- _Problem to solve_
Set down, exactly as written, every line from the top of the records below to the line containing "Answer: 9/98 ≈ 0.091837", both ends included, and no others.

^^^^^^^^

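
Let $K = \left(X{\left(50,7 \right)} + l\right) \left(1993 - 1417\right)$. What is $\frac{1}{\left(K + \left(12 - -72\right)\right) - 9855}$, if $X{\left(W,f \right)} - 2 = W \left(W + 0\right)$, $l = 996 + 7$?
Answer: $\frac{1}{2009109} \approx 4.9773 \cdot 10^{-7}$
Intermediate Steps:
$l = 1003$
$X{\left(W,f \right)} = 2 + W^{2}$ ($X{\left(W,f \right)} = 2 + W \left(W + 0\right) = 2 + W W = 2 + W^{2}$)
$K = 2018880$ ($K = \left(\left(2 + 50^{2}\right) + 1003\right) \left(1993 - 1417\right) = \left(\left(2 + 2500\right) + 1003\right) 576 = \left(2502 + 1003\right) 576 = 3505 \cdot 576 = 2018880$)
$\frac{1}{\left(K + \left(12 - -72\right)\right) - 9855} = \frac{1}{\left(2018880 + \left(12 - -72\right)\right) - 9855} = \frac{1}{\left(2018880 + \left(12 + 72\right)\right) - 9855} = \frac{1}{\left(2018880 + 84\right) - 9855} = \frac{1}{2018964 - 9855} = \frac{1}{2009109}$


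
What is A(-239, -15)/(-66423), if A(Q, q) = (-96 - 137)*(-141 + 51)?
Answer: -6990/22141 ≈ -0.31570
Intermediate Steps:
A(Q, q) = 20970 (A(Q, q) = -233*(-90) = 20970)
A(-239, -15)/(-66423) = 20970/(-66423) = 20970*(-1/66423) = -6990/22141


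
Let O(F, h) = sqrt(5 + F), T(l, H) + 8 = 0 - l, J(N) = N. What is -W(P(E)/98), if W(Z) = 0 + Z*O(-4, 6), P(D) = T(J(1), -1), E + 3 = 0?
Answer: 9/98 ≈ 0.091837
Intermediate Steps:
E = -3 (E = -3 + 0 = -3)
T(l, H) = -8 - l (T(l, H) = -8 + (0 - l) = -8 - l)
P(D) = -9 (P(D) = -8 - 1*1 = -8 - 1 = -9)
W(Z) = Z (W(Z) = 0 + Z*sqrt(5 - 4) = 0 + Z*sqrt(1) = 0 + Z*1 = 0 + Z = Z)
-W(P(E)/98) = -(-9)/98 = -1*(-9/98) = 9/98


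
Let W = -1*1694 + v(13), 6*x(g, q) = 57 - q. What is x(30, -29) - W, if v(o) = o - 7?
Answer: 5107/3 ≈ 1702.3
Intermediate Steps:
x(g, q) = 19/2 - q/6 (x(g, q) = (57 - q)/6 = 19/2 - q/6)
v(o) = -7 + o
W = -1688 (W = -1*1694 + (-7 + 13) = -1694 + 6 = -1688)
x(30, -29) - W = (19/2 - ⅙*(-29)) - 1*(-1688) = (19/2 + 29/6) + 1688 = 43/3 + 1688 = 5107/3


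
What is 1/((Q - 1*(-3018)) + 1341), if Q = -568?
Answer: 1/3791 ≈ 0.00026378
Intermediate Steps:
1/((Q - 1*(-3018)) + 1341) = 1/((-568 - 1*(-3018)) + 1341) = 1/((-568 + 3018) + 1341) = 1/(2450 + 1341) = 1/3791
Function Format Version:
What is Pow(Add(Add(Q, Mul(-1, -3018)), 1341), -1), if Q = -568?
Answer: Rational(1, 3791) ≈ 0.00026378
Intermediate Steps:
Pow(Add(Add(Q, Mul(-1, -3018)), 1341), -1) = Pow(Add(Add(-568, Mul(-1, -3018)), 1341), -1) = Pow(Add(Add(-568, 3018), 1341), -1) = Pow(Add(2450, 1341), -1) = Pow(3791, -1) = Rational(1, 3791)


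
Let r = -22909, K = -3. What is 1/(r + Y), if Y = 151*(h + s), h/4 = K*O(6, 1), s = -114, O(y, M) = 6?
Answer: -1/50995 ≈ -1.9610e-5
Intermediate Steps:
h = -72 (h = 4*(-3*6) = 4*(-18) = -72)
Y = -28086 (Y = 151*(-72 - 114) = 151*(-186) = -28086)
1/(r + Y) = 1/(-22909 - 28086) = 1/(-50995) = -1/50995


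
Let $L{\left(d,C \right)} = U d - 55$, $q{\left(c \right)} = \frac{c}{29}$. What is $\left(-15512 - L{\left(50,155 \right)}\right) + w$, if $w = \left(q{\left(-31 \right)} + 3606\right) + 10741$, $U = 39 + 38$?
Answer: $- \frac{143871}{29} \approx -4961.1$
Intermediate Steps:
$q{\left(c \right)} = \frac{c}{29}$ ($q{\left(c \right)} = c \frac{1}{29} = \frac{c}{29}$)
$U = 77$
$L{\left(d,C \right)} = -55 + 77 d$ ($L{\left(d,C \right)} = 77 d - 55 = -55 + 77 d$)
$w = \frac{416032}{29}$ ($w = \left(\frac{1}{29} \left(-31\right) + 3606\right) + 10741 = \left(- \frac{31}{29} + 3606\right) + 10741 = \frac{104543}{29} + 10741 = \frac{416032}{29} \approx 14346.0$)
$\left(-15512 - L{\left(50,155 \right)}\right) + w = \left(-15512 - \left(-55 + 77 \cdot 50\right)\right) + \frac{416032}{29} = \left(-15512 - \left(-55 + 3850\right)\right) + \frac{416032}{29} = \left(-15512 - 3795\right) + \frac{416032}{29} = -19307 + \frac{416032}{29} = - \frac{143871}{29}$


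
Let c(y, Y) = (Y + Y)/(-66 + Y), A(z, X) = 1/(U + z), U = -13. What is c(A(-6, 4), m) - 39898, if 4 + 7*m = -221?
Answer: -9136492/229 ≈ -39897.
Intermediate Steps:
A(z, X) = 1/(-13 + z)
m = -225/7 (m = -4/7 + (1/7)*(-221) = -4/7 - 221/7 = -225/7 ≈ -32.143)
c(y, Y) = 2*Y/(-66 + Y) (c(y, Y) = (2*Y)/(-66 + Y) = 2*Y/(-66 + Y))
c(A(-6, 4), m) - 39898 = 2*(-225/7)/(-66 - 225/7) - 39898 = 2*(-225/7)/(-687/7) - 39898 = 2*(-225/7)*(-7/687) - 39898 = 150/229 - 39898 = -9136492/229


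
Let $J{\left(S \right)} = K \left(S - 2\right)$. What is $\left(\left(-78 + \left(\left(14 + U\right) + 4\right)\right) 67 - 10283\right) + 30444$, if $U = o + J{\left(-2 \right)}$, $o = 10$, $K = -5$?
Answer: $18151$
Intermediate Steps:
$J{\left(S \right)} = 10 - 5 S$ ($J{\left(S \right)} = - 5 \left(S - 2\right) = - 5 \left(-2 + S\right) = 10 - 5 S$)
$U = 30$ ($U = 10 + \left(10 - -10\right) = 10 + \left(10 + 10\right) = 10 + 20 = 30$)
$\left(\left(-78 + \left(\left(14 + U\right) + 4\right)\right) 67 - 10283\right) + 30444 = \left(\left(-78 + \left(\left(14 + 30\right) + 4\right)\right) 67 - 10283\right) + 30444 = \left(\left(-78 + \left(44 + 4\right)\right) 67 - 10283\right) + 30444 = \left(\left(-78 + 48\right) 67 - 10283\right) + 30444 = \left(\left(-30\right) 67 - 10283\right) + 30444 = \left(-2010 - 10283\right) + 30444 = -12293 + 30444 = 18151$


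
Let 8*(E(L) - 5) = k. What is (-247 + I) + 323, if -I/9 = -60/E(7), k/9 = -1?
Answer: 6676/31 ≈ 215.35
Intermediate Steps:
k = -9 (k = 9*(-1) = -9)
E(L) = 31/8 (E(L) = 5 + (1/8)*(-9) = 5 - 9/8 = 31/8)
I = 4320/31 (I = -(-540)/31/8 = -(-540)*8/31 = -9*(-480/31) = 4320/31 ≈ 139.35)
(-247 + I) + 323 = (-247 + 4320/31) + 323 = -3337/31 + 323 = 6676/31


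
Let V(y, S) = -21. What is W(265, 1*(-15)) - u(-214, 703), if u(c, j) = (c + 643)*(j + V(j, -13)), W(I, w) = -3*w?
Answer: -292533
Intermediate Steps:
u(c, j) = (-21 + j)*(643 + c) (u(c, j) = (c + 643)*(j - 21) = (643 + c)*(-21 + j) = (-21 + j)*(643 + c))
W(265, 1*(-15)) - u(-214, 703) = -3*(-15) - (-13503 - 21*(-214) + 643*703 - 214*703) = -3*(-15) - (-13503 + 4494 + 452029 - 150442) = 45 - 1*292578 = 45 - 292578 = -292533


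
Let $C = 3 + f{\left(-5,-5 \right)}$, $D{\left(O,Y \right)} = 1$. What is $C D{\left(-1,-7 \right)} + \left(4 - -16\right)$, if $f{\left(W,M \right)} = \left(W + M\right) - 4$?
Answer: $9$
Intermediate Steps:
$f{\left(W,M \right)} = -4 + M + W$ ($f{\left(W,M \right)} = \left(M + W\right) - 4 = -4 + M + W$)
$C = -11$ ($C = 3 - 14 = -11$)
$C D{\left(-1,-7 \right)} + \left(4 - -16\right) = \left(-11\right) 1 + \left(4 - -16\right) = -11 + \left(4 + 16\right) = -11 + 20 = 9$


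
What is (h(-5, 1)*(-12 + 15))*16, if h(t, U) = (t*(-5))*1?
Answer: 1200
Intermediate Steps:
h(t, U) = -5*t (h(t, U) = -5*t*1 = -5*t)
(h(-5, 1)*(-12 + 15))*16 = ((-5*(-5))*(-12 + 15))*16 = (25*3)*16 = 75*16 = 1200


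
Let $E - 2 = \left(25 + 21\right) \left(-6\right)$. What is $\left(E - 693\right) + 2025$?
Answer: $1058$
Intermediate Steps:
$E = -274$ ($E = 2 + \left(25 + 21\right) \left(-6\right) = 2 + 46 \left(-6\right) = 2 - 276 = -274$)
$\left(E - 693\right) + 2025 = \left(-274 - 693\right) + 2025 = -967 + 2025 = 1058$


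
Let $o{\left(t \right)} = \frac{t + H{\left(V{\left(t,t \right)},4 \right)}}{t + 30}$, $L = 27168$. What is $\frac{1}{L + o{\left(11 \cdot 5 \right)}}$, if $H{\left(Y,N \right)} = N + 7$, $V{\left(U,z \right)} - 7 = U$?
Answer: $\frac{85}{2309346} \approx 3.6807 \cdot 10^{-5}$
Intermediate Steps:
$V{\left(U,z \right)} = 7 + U$
$H{\left(Y,N \right)} = 7 + N$
$o{\left(t \right)} = \frac{11 + t}{30 + t}$ ($o{\left(t \right)} = \frac{t + \left(7 + 4\right)}{t + 30} = \frac{t + 11}{30 + t} = \frac{11 + t}{30 + t}$)
$\frac{1}{L + o{\left(11 \cdot 5 \right)}} = \frac{1}{27168 + \frac{11 + 11 \cdot 5}{30 + 11 \cdot 5}} = \frac{1}{27168 + \frac{11 + 55}{30 + 55}} = \frac{1}{27168 + \frac{1}{85} \cdot 66} = \frac{1}{27168 + \frac{66}{85}} = \frac{1}{\frac{2309346}{85}} = \frac{85}{2309346}$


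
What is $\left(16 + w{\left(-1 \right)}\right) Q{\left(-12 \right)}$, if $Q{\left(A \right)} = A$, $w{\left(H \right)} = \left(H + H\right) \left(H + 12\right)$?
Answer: $72$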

^^^^^^^^

- _Response_
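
Let $K = \left(X{\left(50,7 \right)} + l\right) \left(1993 - 1417\right)$. What is $\frac{1}{\left(K + \left(12 - -72\right)\right) - 9855}$, if $X{\left(W,f \right)} - 2 = W \left(W + 0\right)$, $l = 996 + 7$?
Answer: $\frac{1}{2009109} \approx 4.9773 \cdot 10^{-7}$
Intermediate Steps:
$l = 1003$
$X{\left(W,f \right)} = 2 + W^{2}$ ($X{\left(W,f \right)} = 2 + W \left(W + 0\right) = 2 + W W = 2 + W^{2}$)
$K = 2018880$ ($K = \left(\left(2 + 50^{2}\right) + 1003\right) \left(1993 - 1417\right) = \left(\left(2 + 2500\right) + 1003\right) 576 = \left(2502 + 1003\right) 576 = 3505 \cdot 576 = 2018880$)
$\frac{1}{\left(K + \left(12 - -72\right)\right) - 9855} = \frac{1}{\left(2018880 + \left(12 - -72\right)\right) - 9855} = \frac{1}{\left(2018880 + \left(12 + 72\right)\right) - 9855} = \frac{1}{\left(2018880 + 84\right) - 9855} = \frac{1}{2018964 - 9855} = \frac{1}{2009109}$


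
What is A(-239, -15)/(-66423), if A(Q, q) = (-96 - 137)*(-141 + 51)?
Answer: -6990/22141 ≈ -0.31570
Intermediate Steps:
A(Q, q) = 20970 (A(Q, q) = -233*(-90) = 20970)
A(-239, -15)/(-66423) = 20970/(-66423) = 20970*(-1/66423) = -6990/22141


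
Let O(F, h) = sqrt(5 + F), T(l, H) + 8 = 0 - l, J(N) = N. What is -W(P(E)/98), if W(Z) = 0 + Z*O(-4, 6), P(D) = T(J(1), -1), E + 3 = 0?
Answer: 9/98 ≈ 0.091837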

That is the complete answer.